### TASK:
Every record needs to be restated word for word.

(Stored data entries)

********************

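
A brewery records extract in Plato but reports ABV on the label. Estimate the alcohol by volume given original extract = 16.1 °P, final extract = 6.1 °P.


SG = 259/(259 − P);  ABV = (OG − FG)·131.25
OG = 259/(259 − 16.1) = 1.0663
FG = 259/(259 − 6.1) = 1.0241
ABV = (1.0663 − 1.0241)·131.25

5.5338 % ABV


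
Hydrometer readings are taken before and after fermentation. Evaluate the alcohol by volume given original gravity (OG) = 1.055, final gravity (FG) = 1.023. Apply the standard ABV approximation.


ABV = (OG − FG) · 131.25
ABV = (1.055 − 1.023) · 131.25

4.2000 % ABV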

********************

### EXERCISE SOLUTION:
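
A brewery records extract in Plato but reports ABV on the label. Estimate the alcohol by volume given original extract = 16.1 °P, final extract = 6.1 °P.


SG = 259/(259 − P);  ABV = (OG − FG)·131.25
OG = 259/(259 − 16.1) = 1.0663
FG = 259/(259 − 6.1) = 1.0241
ABV = (1.0663 − 1.0241)·131.25

5.5338 % ABV


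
Hydrometer readings are taken before and after fermentation. Evaluate the alcohol by volume given original gravity (OG) = 1.055, final gravity (FG) = 1.023. Apply the standard ABV approximation.


ABV = (OG − FG) · 131.25
ABV = (1.055 − 1.023) · 131.25

4.2000 % ABV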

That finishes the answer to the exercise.